**About this task**
Exactly as they appear, set down all of the records.

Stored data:
-*-

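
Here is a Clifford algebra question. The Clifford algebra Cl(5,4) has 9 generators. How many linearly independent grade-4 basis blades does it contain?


Number of grade-k basis blades in Cl(p,q) with n = p + q is C(n, k).
n = 5 + 4 = 9
C(9, 4) = 9! / (4! * 5!)
= 362880 / (24 * 120)
= 126


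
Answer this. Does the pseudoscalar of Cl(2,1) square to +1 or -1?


The pseudoscalar I = e1...e_n (product of all n generators) of Cl(p,q) satisfies I^2 = (-1)^(q + n(n-1)/2).
p = 2, q = 1, n = p + q = 3
n(n-1)/2 = 3 * 2 / 2 = 3
Exponent = q + n(n-1)/2 = 1 + 3 = 4
I^2 = (-1)^4 = +1


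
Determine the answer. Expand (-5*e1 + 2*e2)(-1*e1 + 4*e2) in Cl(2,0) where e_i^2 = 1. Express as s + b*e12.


Expand: (-5*e1 + 2*e2)(-1*e1 + 4*e2)
= (-5)*(-1)*e1e1 + (-5)*4*e1e2 + 2*(-1)*e2e1 + 2*4*e2e2
Using e1^2 = e2^2 = 1, e2e1 = -e1e2:
Scalar part s = (-5)*(-1) + 2*4 = 5 + 8 = 13
Bivector part b = (-5)*4 - 2*(-1) = -20 - (-2) = -18
uv = 13 - 18*e12


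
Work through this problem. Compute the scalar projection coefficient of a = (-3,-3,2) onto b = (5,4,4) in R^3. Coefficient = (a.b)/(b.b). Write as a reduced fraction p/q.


Projection coefficient = (a . b) / (b . b)
a . b = (-3)*5 + (-3)*4 + 2*4
= -15 + (-12) + 8 = -19
b . b = 5^2 + 4^2 + 4^2
= 25 + 16 + 16 = 57
Coefficient = -19/57
In lowest terms: -1/3


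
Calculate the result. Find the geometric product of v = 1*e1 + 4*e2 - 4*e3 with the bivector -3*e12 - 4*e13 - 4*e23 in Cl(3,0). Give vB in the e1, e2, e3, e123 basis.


vB has grade-1 (vector) and grade-3 (trivector) parts: vB = (v _| B) + (v ^ B).
Vector part <vB>_1:
  e1: -v2*b12 - v3*b13 = -(4)*(-3) - (-4)*(-4) = -4
  e2: v1*b12 - v3*b23 = (1)*(-3) - (-4)*(-4) = -19
  e3: v1*b13 + v2*b23 = (1)*(-4) + (4)*(-4) = -20
Trivector part <vB>_3:
  e123: v1*b23 - v2*b13 + v3*b12 = (1)*(-4) - (4)*(-4) + (-4)*(-3) = 24
vB = -4*e1 - 19*e2 - 20*e3 + 24*e123


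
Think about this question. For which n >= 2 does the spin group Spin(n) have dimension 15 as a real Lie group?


dim Spin(n) = dim so(n) = n(n-1)/2.
Solve n(n-1)/2 = 15, i.e. n^2 - n - 30 = 0.
Discriminant = 1 + 8*15 = 121
n = (1 + sqrt(121))/2 = (1 + 11)/2 = 6


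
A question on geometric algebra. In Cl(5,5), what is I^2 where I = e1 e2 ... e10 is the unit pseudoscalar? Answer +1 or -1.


The pseudoscalar I = e1...e_n (product of all n generators) of Cl(p,q) satisfies I^2 = (-1)^(q + n(n-1)/2).
p = 5, q = 5, n = p + q = 10
n(n-1)/2 = 10 * 9 / 2 = 45
Exponent = q + n(n-1)/2 = 5 + 45 = 50
I^2 = (-1)^50 = +1


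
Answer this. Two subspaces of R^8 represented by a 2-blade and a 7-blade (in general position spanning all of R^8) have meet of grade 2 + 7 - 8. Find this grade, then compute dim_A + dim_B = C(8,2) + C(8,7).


Meet grade = grade(A) + grade(B) - n
= 2 + 7 - 8 = 1
C(8,2) = 28
C(8,7) = 8
dim_A + dim_B = 28 + 8 = 36


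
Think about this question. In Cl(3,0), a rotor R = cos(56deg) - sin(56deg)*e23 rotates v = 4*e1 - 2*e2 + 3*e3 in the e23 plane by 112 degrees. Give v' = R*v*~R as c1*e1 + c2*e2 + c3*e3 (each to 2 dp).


Rotor R = cos(56deg) - sin(56deg)*e23
Rotation angle theta = 2 * 56 = 112 degrees in the e23 plane (e2 -> e3).
The component perpendicular to the plane (e1) is invariant: v'_1 = v1 = 4.00
cos(112deg) = -0.3746, sin(112deg) = 0.9272
v'_2 = v2*cos(theta) - v3*sin(theta) = -2*(-0.3746) - 3*0.9272 = -2.03
v'_3 = v2*sin(theta) + v3*cos(theta) = -2*0.9272 + 3*(-0.3746) = -2.98
v' = 4.00*e1 - 2.03*e2 - 2.98*e3


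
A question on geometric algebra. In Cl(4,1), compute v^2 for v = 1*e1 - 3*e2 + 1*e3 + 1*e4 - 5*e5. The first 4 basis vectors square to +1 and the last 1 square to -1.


v^2 = sum of c_i^2 * e_i^2
Positive signature terms (e_i^2 = +1): 1^2 + (-3)^2 + 1^2 + 1^2 = 12
Negative signature terms (e_j^2 = -1): (-5)^2 = 25
v^2 = 12 - 25 = -13


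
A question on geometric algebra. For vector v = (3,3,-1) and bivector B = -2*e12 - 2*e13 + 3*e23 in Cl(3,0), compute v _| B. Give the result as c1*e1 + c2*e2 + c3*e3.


Left contraction v _| B = <vB>_1 (grade-1 part of the geometric product vB).
Using e1_|e12 = e2, e2_|e12 = -e1, e1_|e13 = e3, e3_|e13 = -e1, e2_|e23 = e3, e3_|e23 = -e2:
e1 coeff: -v2*b12 - v3*b13 = -(3)*(-2) - (-1)*(-2) = 4
e2 coeff: v1*b12 - v3*b23 = (3)*(-2) - (-1)*(3) = -3
e3 coeff: v1*b13 + v2*b23 = (3)*(-2) + (3)*(3) = 3
v _| B = 4*e1 - 3*e2 + 3*e3


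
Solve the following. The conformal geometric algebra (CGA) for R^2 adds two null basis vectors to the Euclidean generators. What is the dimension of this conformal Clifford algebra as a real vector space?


The conformal model of R^2 uses Cl(3,1): the 2 Euclidean generators plus two extra orthogonal generators e+ (e+^2 = +1) and e- (e-^2 = -1), from which the null vectors e0, einf are built.
Number of generators m = 2 + 2 = 4.
dim Cl(p,q) = 2^m = 2^4 = 16


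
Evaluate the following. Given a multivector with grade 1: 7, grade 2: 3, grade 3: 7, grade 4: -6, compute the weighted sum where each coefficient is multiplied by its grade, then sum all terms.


Grade-weighted sum = sum of grade_k * coefficient_k
1*7 = 7
2*3 = 6
3*7 = 21
4*(-6) = -24
Total = 7 + 6 + 21 + (-24) = 10


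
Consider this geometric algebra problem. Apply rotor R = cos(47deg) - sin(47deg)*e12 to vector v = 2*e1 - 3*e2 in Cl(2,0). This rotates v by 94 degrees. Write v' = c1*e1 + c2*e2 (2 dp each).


Rotor R = cos(47deg) - sin(47deg)*e12
Rotation angle theta = 2 * 47 = 94 degrees
v' = R*v*~R rotates v by theta.
cos(94deg) = -0.0698, sin(94deg) = 0.9976
v'_1 = 2*cos(94deg) - (-3)*sin(94deg)
= 2*(-0.0698) - (-3)*0.9976
= 2.85
v'_2 = 2*sin(94deg) + (-3)*cos(94deg)
= 2*0.9976 + (-3)*(-0.0698)
= 2.20
v' = 2.85*e1 + 2.20*e2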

-*-

**Task answer**
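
Here is a Clifford algebra question. The Clifford algebra Cl(5,4) has 9 generators. How many linearly independent grade-4 basis blades does it contain?


Number of grade-k basis blades in Cl(p,q) with n = p + q is C(n, k).
n = 5 + 4 = 9
C(9, 4) = 9! / (4! * 5!)
= 362880 / (24 * 120)
= 126


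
Answer this. Does the pseudoscalar of Cl(2,1) square to +1 or -1?


The pseudoscalar I = e1...e_n (product of all n generators) of Cl(p,q) satisfies I^2 = (-1)^(q + n(n-1)/2).
p = 2, q = 1, n = p + q = 3
n(n-1)/2 = 3 * 2 / 2 = 3
Exponent = q + n(n-1)/2 = 1 + 3 = 4
I^2 = (-1)^4 = +1


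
Determine the answer. Expand (-5*e1 + 2*e2)(-1*e1 + 4*e2) in Cl(2,0) where e_i^2 = 1. Express as s + b*e12.


Expand: (-5*e1 + 2*e2)(-1*e1 + 4*e2)
= (-5)*(-1)*e1e1 + (-5)*4*e1e2 + 2*(-1)*e2e1 + 2*4*e2e2
Using e1^2 = e2^2 = 1, e2e1 = -e1e2:
Scalar part s = (-5)*(-1) + 2*4 = 5 + 8 = 13
Bivector part b = (-5)*4 - 2*(-1) = -20 - (-2) = -18
uv = 13 - 18*e12


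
Work through this problem. Compute the scalar projection coefficient of a = (-3,-3,2) onto b = (5,4,4) in R^3. Coefficient = (a.b)/(b.b). Write as a reduced fraction p/q.


Projection coefficient = (a . b) / (b . b)
a . b = (-3)*5 + (-3)*4 + 2*4
= -15 + (-12) + 8 = -19
b . b = 5^2 + 4^2 + 4^2
= 25 + 16 + 16 = 57
Coefficient = -19/57
In lowest terms: -1/3


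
Calculate the result. Find the geometric product of v = 1*e1 + 4*e2 - 4*e3 with the bivector -3*e12 - 4*e13 - 4*e23 in Cl(3,0). Give vB in the e1, e2, e3, e123 basis.


vB has grade-1 (vector) and grade-3 (trivector) parts: vB = (v _| B) + (v ^ B).
Vector part <vB>_1:
  e1: -v2*b12 - v3*b13 = -(4)*(-3) - (-4)*(-4) = -4
  e2: v1*b12 - v3*b23 = (1)*(-3) - (-4)*(-4) = -19
  e3: v1*b13 + v2*b23 = (1)*(-4) + (4)*(-4) = -20
Trivector part <vB>_3:
  e123: v1*b23 - v2*b13 + v3*b12 = (1)*(-4) - (4)*(-4) + (-4)*(-3) = 24
vB = -4*e1 - 19*e2 - 20*e3 + 24*e123


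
Think about this question. For which n >= 2 does the spin group Spin(n) have dimension 15 as a real Lie group?


dim Spin(n) = dim so(n) = n(n-1)/2.
Solve n(n-1)/2 = 15, i.e. n^2 - n - 30 = 0.
Discriminant = 1 + 8*15 = 121
n = (1 + sqrt(121))/2 = (1 + 11)/2 = 6


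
A question on geometric algebra. In Cl(5,5), what is I^2 where I = e1 e2 ... e10 is the unit pseudoscalar? Answer +1 or -1.


The pseudoscalar I = e1...e_n (product of all n generators) of Cl(p,q) satisfies I^2 = (-1)^(q + n(n-1)/2).
p = 5, q = 5, n = p + q = 10
n(n-1)/2 = 10 * 9 / 2 = 45
Exponent = q + n(n-1)/2 = 5 + 45 = 50
I^2 = (-1)^50 = +1


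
Answer this. Two subspaces of R^8 represented by a 2-blade and a 7-blade (in general position spanning all of R^8) have meet of grade 2 + 7 - 8. Find this grade, then compute dim_A + dim_B = C(8,2) + C(8,7).


Meet grade = grade(A) + grade(B) - n
= 2 + 7 - 8 = 1
C(8,2) = 28
C(8,7) = 8
dim_A + dim_B = 28 + 8 = 36


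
Think about this question. In Cl(3,0), a rotor R = cos(56deg) - sin(56deg)*e23 rotates v = 4*e1 - 2*e2 + 3*e3 in the e23 plane by 112 degrees. Give v' = R*v*~R as c1*e1 + c2*e2 + c3*e3 (each to 2 dp).


Rotor R = cos(56deg) - sin(56deg)*e23
Rotation angle theta = 2 * 56 = 112 degrees in the e23 plane (e2 -> e3).
The component perpendicular to the plane (e1) is invariant: v'_1 = v1 = 4.00
cos(112deg) = -0.3746, sin(112deg) = 0.9272
v'_2 = v2*cos(theta) - v3*sin(theta) = -2*(-0.3746) - 3*0.9272 = -2.03
v'_3 = v2*sin(theta) + v3*cos(theta) = -2*0.9272 + 3*(-0.3746) = -2.98
v' = 4.00*e1 - 2.03*e2 - 2.98*e3


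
A question on geometric algebra. In Cl(4,1), compute v^2 for v = 1*e1 - 3*e2 + 1*e3 + 1*e4 - 5*e5. The first 4 basis vectors square to +1 and the last 1 square to -1.


v^2 = sum of c_i^2 * e_i^2
Positive signature terms (e_i^2 = +1): 1^2 + (-3)^2 + 1^2 + 1^2 = 12
Negative signature terms (e_j^2 = -1): (-5)^2 = 25
v^2 = 12 - 25 = -13


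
A question on geometric algebra. For vector v = (3,3,-1) and bivector B = -2*e12 - 2*e13 + 3*e23 in Cl(3,0), compute v _| B. Give the result as c1*e1 + c2*e2 + c3*e3.


Left contraction v _| B = <vB>_1 (grade-1 part of the geometric product vB).
Using e1_|e12 = e2, e2_|e12 = -e1, e1_|e13 = e3, e3_|e13 = -e1, e2_|e23 = e3, e3_|e23 = -e2:
e1 coeff: -v2*b12 - v3*b13 = -(3)*(-2) - (-1)*(-2) = 4
e2 coeff: v1*b12 - v3*b23 = (3)*(-2) - (-1)*(3) = -3
e3 coeff: v1*b13 + v2*b23 = (3)*(-2) + (3)*(3) = 3
v _| B = 4*e1 - 3*e2 + 3*e3


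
Solve the following. The conformal geometric algebra (CGA) for R^2 adds two null basis vectors to the Euclidean generators. What is the dimension of this conformal Clifford algebra as a real vector space?


The conformal model of R^2 uses Cl(3,1): the 2 Euclidean generators plus two extra orthogonal generators e+ (e+^2 = +1) and e- (e-^2 = -1), from which the null vectors e0, einf are built.
Number of generators m = 2 + 2 = 4.
dim Cl(p,q) = 2^m = 2^4 = 16


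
Evaluate the following. Given a multivector with grade 1: 7, grade 2: 3, grade 3: 7, grade 4: -6, compute the weighted sum where each coefficient is multiplied by its grade, then sum all terms.


Grade-weighted sum = sum of grade_k * coefficient_k
1*7 = 7
2*3 = 6
3*7 = 21
4*(-6) = -24
Total = 7 + 6 + 21 + (-24) = 10


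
Consider this geometric algebra problem. Apply rotor R = cos(47deg) - sin(47deg)*e12 to vector v = 2*e1 - 3*e2 in Cl(2,0). This rotates v by 94 degrees. Write v' = c1*e1 + c2*e2 (2 dp each).


Rotor R = cos(47deg) - sin(47deg)*e12
Rotation angle theta = 2 * 47 = 94 degrees
v' = R*v*~R rotates v by theta.
cos(94deg) = -0.0698, sin(94deg) = 0.9976
v'_1 = 2*cos(94deg) - (-3)*sin(94deg)
= 2*(-0.0698) - (-3)*0.9976
= 2.85
v'_2 = 2*sin(94deg) + (-3)*cos(94deg)
= 2*0.9976 + (-3)*(-0.0698)
= 2.20
v' = 2.85*e1 + 2.20*e2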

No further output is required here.